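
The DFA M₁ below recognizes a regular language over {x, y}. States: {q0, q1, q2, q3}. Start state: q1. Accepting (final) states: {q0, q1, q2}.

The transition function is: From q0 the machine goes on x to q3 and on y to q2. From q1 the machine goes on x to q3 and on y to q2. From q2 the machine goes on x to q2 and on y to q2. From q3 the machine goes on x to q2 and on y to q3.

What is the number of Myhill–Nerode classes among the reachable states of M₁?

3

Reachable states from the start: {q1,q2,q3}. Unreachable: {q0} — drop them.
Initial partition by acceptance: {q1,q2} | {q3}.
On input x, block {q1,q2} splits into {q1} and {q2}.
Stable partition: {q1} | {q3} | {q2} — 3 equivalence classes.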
★ ★ ★
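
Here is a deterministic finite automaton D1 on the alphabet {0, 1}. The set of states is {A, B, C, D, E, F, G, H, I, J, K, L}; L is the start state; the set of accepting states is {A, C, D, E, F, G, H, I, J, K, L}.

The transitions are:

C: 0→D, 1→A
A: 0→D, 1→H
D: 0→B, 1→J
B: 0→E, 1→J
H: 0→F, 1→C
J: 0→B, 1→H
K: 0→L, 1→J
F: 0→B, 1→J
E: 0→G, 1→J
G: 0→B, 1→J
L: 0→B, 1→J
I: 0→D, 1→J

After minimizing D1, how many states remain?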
★ ★ ★
EXERCISE BRIEF> Everything above from the line containing "J: 0→B, 1→H" down to the line containing "After minimizing D1, how many states remain?" should be copied exactly, both end lines included, and nothing else.

WRITTEN SOLUTION>
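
J: 0→B, 1→H
K: 0→L, 1→J
F: 0→B, 1→J
E: 0→G, 1→J
G: 0→B, 1→J
L: 0→B, 1→J
I: 0→D, 1→J

After minimizing D1, how many states remain?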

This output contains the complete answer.